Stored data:
·····
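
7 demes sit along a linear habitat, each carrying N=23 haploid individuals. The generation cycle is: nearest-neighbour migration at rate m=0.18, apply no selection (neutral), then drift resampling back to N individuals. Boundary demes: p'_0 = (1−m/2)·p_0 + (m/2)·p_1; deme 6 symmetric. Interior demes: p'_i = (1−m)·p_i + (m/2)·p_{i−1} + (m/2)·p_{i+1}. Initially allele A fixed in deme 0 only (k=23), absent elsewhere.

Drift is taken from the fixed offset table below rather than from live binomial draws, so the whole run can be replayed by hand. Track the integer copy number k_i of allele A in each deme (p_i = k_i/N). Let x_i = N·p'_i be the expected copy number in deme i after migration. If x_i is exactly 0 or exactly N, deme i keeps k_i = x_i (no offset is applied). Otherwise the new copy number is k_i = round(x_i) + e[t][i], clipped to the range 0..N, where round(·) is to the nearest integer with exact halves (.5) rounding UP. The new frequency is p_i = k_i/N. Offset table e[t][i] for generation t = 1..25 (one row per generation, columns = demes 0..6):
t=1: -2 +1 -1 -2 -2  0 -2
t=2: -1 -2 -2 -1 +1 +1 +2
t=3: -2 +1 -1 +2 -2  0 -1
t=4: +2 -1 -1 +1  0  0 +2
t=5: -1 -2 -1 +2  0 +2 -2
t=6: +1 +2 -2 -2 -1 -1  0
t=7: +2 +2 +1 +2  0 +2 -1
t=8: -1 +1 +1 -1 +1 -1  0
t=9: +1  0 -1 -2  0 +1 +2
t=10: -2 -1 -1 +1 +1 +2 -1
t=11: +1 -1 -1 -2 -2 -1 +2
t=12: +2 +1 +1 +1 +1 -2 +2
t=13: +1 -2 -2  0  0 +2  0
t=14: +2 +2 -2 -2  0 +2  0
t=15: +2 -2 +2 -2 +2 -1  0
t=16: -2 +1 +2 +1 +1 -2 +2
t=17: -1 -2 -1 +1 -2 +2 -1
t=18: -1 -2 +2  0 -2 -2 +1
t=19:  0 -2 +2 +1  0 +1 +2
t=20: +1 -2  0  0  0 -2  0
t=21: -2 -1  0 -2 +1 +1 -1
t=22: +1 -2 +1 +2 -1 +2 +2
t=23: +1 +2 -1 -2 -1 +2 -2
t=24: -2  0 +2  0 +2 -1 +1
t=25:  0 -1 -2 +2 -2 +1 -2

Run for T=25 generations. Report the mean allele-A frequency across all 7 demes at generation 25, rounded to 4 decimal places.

0.1056

t=0: k=[23 0 0 0 0 0 0]
t=1: x=[20.9300 2.0700 0.0000 0.0000 0.0000 0.0000 0.0000] k=[19 3 0 0 0 0 0]
t=2: x=[17.5600 4.1700 0.2700 0.0000 0.0000 0.0000 0.0000] k=[17 2 0 0 0 0 0]
t=3: x=[15.6500 3.1700 0.1800 0.0000 0.0000 0.0000 0.0000] k=[14 4 0 0 0 0 0]
t=4: x=[13.1000 4.5400 0.3600 0.0000 0.0000 0.0000 0.0000] k=[15 4 0 0 0 0 0]
t=5: x=[14.0100 4.6300 0.3600 0.0000 0.0000 0.0000 0.0000] k=[13 3 0 0 0 0 0]
t=6: x=[12.1000 3.6300 0.2700 0.0000 0.0000 0.0000 0.0000] k=[13 6 0 0 0 0 0]
t=7: x=[12.3700 6.0900 0.5400 0.0000 0.0000 0.0000 0.0000] k=[14 8 2 0 0 0 0]
t=8: x=[13.4600 8.0000 2.3600 0.1800 0.0000 0.0000 0.0000] k=[12 9 3 0 0 0 0]
t=9: x=[11.7300 8.7300 3.2700 0.2700 0.0000 0.0000 0.0000] k=[13 9 2 0 0 0 0]
t=10: x=[12.6400 8.7300 2.4500 0.1800 0.0000 0.0000 0.0000] k=[11 8 1 1 0 0 0]
t=11: x=[10.7300 7.6400 1.6300 0.9100 0.0900 0.0000 0.0000] k=[12 7 1 0 0 0 0]
t=12: x=[11.5500 6.9100 1.4500 0.0900 0.0000 0.0000 0.0000] k=[14 8 2 1 0 0 0]
t=13: x=[13.4600 8.0000 2.4500 1.0000 0.0900 0.0000 0.0000] k=[14 6 0 1 0 0 0]
t=14: x=[13.2800 6.1800 0.6300 0.8200 0.0900 0.0000 0.0000] k=[15 8 0 0 0 0 0]
t=15: x=[14.3700 7.9100 0.7200 0.0000 0.0000 0.0000 0.0000] k=[16 6 3 0 0 0 0]
t=16: x=[15.1000 6.6300 3.0000 0.2700 0.0000 0.0000 0.0000] k=[13 8 5 1 0 0 0]
t=17: x=[12.5500 8.1800 4.9100 1.2700 0.0900 0.0000 0.0000] k=[12 6 4 2 0 0 0]
t=18: x=[11.4600 6.3600 4.0000 2.0000 0.1800 0.0000 0.0000] k=[10 4 6 2 0 0 0]
t=19: x=[9.4600 4.7200 5.4600 2.1800 0.1800 0.0000 0.0000] k=[9 3 7 3 0 0 0]
t=20: x=[8.4600 3.9000 6.2800 3.0900 0.2700 0.0000 0.0000] k=[9 2 6 3 0 0 0]
t=21: x=[8.3700 2.9900 5.3700 3.0000 0.2700 0.0000 0.0000] k=[6 2 5 1 1 0 0]
t=22: x=[5.6400 2.6300 4.3700 1.3600 0.9100 0.0900 0.0000] k=[7 1 5 3 0 2 0]
t=23: x=[6.4600 1.9000 4.4600 2.9100 0.4500 1.6400 0.1800] k=[7 4 3 1 0 4 0]
t=24: x=[6.7300 4.1800 2.9100 1.0900 0.4500 3.2800 0.3600] k=[5 4 5 1 2 2 1]
t=25: x=[4.9100 4.1800 4.5500 1.4500 1.9100 1.9100 1.0900] k=[5 3 3 3 0 3 0]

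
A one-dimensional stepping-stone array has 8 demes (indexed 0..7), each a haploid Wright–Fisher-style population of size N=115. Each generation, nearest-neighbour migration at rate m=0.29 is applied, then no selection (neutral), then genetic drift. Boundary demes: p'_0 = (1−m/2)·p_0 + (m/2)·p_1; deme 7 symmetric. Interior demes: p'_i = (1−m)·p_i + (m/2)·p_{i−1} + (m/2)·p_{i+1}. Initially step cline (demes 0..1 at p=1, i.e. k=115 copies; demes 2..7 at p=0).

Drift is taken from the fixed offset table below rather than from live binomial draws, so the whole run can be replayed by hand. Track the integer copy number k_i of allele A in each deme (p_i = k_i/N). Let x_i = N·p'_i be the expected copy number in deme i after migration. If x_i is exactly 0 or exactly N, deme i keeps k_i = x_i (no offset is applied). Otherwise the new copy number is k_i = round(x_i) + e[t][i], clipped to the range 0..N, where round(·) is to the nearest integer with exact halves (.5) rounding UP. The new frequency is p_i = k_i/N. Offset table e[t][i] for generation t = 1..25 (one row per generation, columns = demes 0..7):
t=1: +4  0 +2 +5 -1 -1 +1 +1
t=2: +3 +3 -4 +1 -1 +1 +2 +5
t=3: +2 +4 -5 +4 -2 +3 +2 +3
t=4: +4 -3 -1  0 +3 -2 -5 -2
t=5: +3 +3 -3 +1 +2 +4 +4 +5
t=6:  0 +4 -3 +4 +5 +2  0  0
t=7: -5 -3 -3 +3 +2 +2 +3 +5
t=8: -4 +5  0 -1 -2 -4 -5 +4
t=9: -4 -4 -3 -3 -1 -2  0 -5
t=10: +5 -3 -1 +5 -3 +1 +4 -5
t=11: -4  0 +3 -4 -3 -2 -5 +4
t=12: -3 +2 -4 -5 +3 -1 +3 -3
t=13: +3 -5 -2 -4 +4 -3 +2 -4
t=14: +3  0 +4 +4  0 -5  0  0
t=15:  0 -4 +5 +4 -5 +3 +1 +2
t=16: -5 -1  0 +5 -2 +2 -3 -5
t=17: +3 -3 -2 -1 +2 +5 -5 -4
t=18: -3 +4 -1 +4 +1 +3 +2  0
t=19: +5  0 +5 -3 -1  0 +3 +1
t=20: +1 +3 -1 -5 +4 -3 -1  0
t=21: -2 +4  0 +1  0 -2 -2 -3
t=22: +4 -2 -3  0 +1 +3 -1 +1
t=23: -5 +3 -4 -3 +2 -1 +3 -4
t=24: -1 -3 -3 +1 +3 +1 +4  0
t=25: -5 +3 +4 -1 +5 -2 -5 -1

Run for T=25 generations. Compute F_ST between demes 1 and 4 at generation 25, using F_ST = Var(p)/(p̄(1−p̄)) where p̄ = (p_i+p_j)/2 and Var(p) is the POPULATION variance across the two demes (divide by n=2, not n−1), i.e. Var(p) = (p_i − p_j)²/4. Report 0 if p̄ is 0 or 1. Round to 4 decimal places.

0.0546

t=0: k=[115 115 0 0 0 0 0 0]
t=1: x=[115.0000 98.3250 16.6750 0.0000 0.0000 0.0000 0.0000 0.0000] k=[115 98 19 0 0 0 0 0]
t=2: x=[112.5350 89.0100 27.7000 2.7550 0.0000 0.0000 0.0000 0.0000] k=[115 92 24 4 0 0 0 0]
t=3: x=[111.6650 85.4750 30.9600 6.3200 0.5800 0.0000 0.0000 0.0000] k=[114 89 26 10 0 0 0 0]
t=4: x=[110.3750 83.4900 32.8150 10.8700 1.4500 0.0000 0.0000 0.0000] k=[114 80 32 11 4 0 0 0]
t=5: x=[109.0700 77.9700 35.9150 13.0300 4.4350 0.5800 0.0000 0.0000] k=[112 81 33 14 6 5 0 0]
t=6: x=[107.5050 78.5350 37.2050 15.5950 7.0150 4.4200 0.7250 0.0000] k=[108 83 34 20 12 6 1 0]
t=7: x=[104.3750 79.5200 39.0750 20.8700 12.2900 6.1450 1.5800 0.1450] k=[99 77 36 24 14 8 5 5]
t=8: x=[95.8100 74.2450 40.2050 24.2900 14.5800 8.4350 5.4350 5.0000] k=[92 79 40 23 13 4 0 9]
t=9: x=[90.1150 75.2300 43.1900 24.0150 13.1450 4.7250 1.8850 7.6950] k=[86 71 40 21 12 3 2 3]
t=10: x=[83.8250 68.6800 41.7400 22.4500 12.0000 4.1600 2.2900 2.8550] k=[89 66 41 27 9 5 6 0]
t=11: x=[85.6650 65.7100 42.5950 26.4200 11.0300 5.7250 4.9850 0.8700] k=[82 66 46 22 8 4 0 5]
t=12: x=[79.6800 65.4200 45.4200 23.4500 9.4500 4.0000 1.3050 4.2750] k=[77 67 41 18 12 3 4 1]
t=13: x=[75.5500 64.6800 41.4350 20.4650 11.5650 4.4500 3.4200 1.4350] k=[79 60 39 16 16 1 5 0]
t=14: x=[76.2450 59.7100 38.7100 19.3350 13.8250 3.7550 3.6950 0.7250] k=[79 60 43 23 14 0 4 1]
t=15: x=[76.2450 60.2900 42.5650 24.5950 13.2750 2.6100 2.9850 1.4350] k=[76 56 48 29 8 6 4 3]
t=16: x=[73.1000 57.7400 46.4050 28.7100 10.7550 6.0000 4.1450 3.1450] k=[68 57 46 34 9 8 1 0]
t=17: x=[66.4050 57.0000 45.8550 32.1150 12.4800 7.1300 1.8700 0.1450] k=[69 54 44 31 14 12 0 0]
t=18: x=[66.8250 54.7250 43.5650 30.4200 16.1750 10.5500 1.7400 0.0000] k=[64 59 43 34 17 14 4 0]
t=19: x=[63.2750 57.4050 44.0150 32.8400 19.0300 12.9850 4.8700 0.5800] k=[68 57 49 30 18 13 8 2]
t=20: x=[66.4050 57.4350 47.4050 31.0150 19.0150 13.0000 7.8550 2.8700] k=[67 60 46 26 23 10 7 3]
t=21: x=[65.9850 58.9850 45.1300 28.4650 21.5500 11.4500 6.8550 3.5800] k=[64 63 45 29 22 9 5 1]
t=22: x=[63.8550 60.5350 45.2900 30.3050 21.1300 10.3050 5.0000 1.5800] k=[68 59 42 30 22 13 4 3]
t=23: x=[66.6950 57.8400 42.7250 30.5800 21.8550 13.0000 5.1600 3.1450] k=[62 61 39 28 24 12 8 0]
t=24: x=[61.8550 57.9550 40.5950 29.0150 22.8400 13.1600 7.4200 1.1600] k=[61 55 38 30 26 14 11 1]
t=25: x=[60.1300 53.4050 39.3050 30.5800 24.8400 15.3050 9.9850 2.4500] k=[55 56 43 30 30 13 5 1]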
·····
__What to work on__.
Please output exactly the lines between the one holding "t=10: -2 -1 -1 +1 +1 +2 -1" and the one holding "-2 +2 -2 +1 -2" in the records above, inclusive, and nothing more.

__Task answer__.
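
t=10: -2 -1 -1 +1 +1 +2 -1
t=11: +1 -1 -1 -2 -2 -1 +2
t=12: +2 +1 +1 +1 +1 -2 +2
t=13: +1 -2 -2  0  0 +2  0
t=14: +2 +2 -2 -2  0 +2  0
t=15: +2 -2 +2 -2 +2 -1  0
t=16: -2 +1 +2 +1 +1 -2 +2
t=17: -1 -2 -1 +1 -2 +2 -1
t=18: -1 -2 +2  0 -2 -2 +1
t=19:  0 -2 +2 +1  0 +1 +2
t=20: +1 -2  0  0  0 -2  0
t=21: -2 -1  0 -2 +1 +1 -1
t=22: +1 -2 +1 +2 -1 +2 +2
t=23: +1 +2 -1 -2 -1 +2 -2
t=24: -2  0 +2  0 +2 -1 +1
t=25:  0 -1 -2 +2 -2 +1 -2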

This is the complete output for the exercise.